## [Task statement]
Output the lines below from the one containing "Question 4: What" through the end of the listing, inclusive, exactly as they appear, and nothing further.

## [Records provided]
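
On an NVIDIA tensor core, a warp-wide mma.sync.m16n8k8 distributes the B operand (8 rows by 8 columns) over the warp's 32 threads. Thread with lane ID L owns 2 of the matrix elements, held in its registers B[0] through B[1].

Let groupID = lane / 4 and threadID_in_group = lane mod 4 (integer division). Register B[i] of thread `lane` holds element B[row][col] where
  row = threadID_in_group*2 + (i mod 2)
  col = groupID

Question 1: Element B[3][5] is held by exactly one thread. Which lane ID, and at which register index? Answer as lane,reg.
21,1

c=5->g=5  r=3->t=1,b0=1
L=5*4+1=21  i=1=1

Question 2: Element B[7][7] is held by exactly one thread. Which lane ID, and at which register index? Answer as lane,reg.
31,1

c=7→G=7  r=7→T=3,p=1
L=7*4+3=31  i=1=1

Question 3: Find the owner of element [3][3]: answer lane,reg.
13,1

c=3→G=3  r=3→T=1,p=1
L=3*4+1=13  i=1=1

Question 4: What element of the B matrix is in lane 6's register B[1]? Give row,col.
5,1

L=6->g=6>>2=1, t=6&3=2
[1]->row 2·2+1=5  col g=1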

## [Your response]
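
Question 4: What element of the B matrix is in lane 6's register B[1]? Give row,col.
5,1

L=6->g=6>>2=1, t=6&3=2
[1]->row 2·2+1=5  col g=1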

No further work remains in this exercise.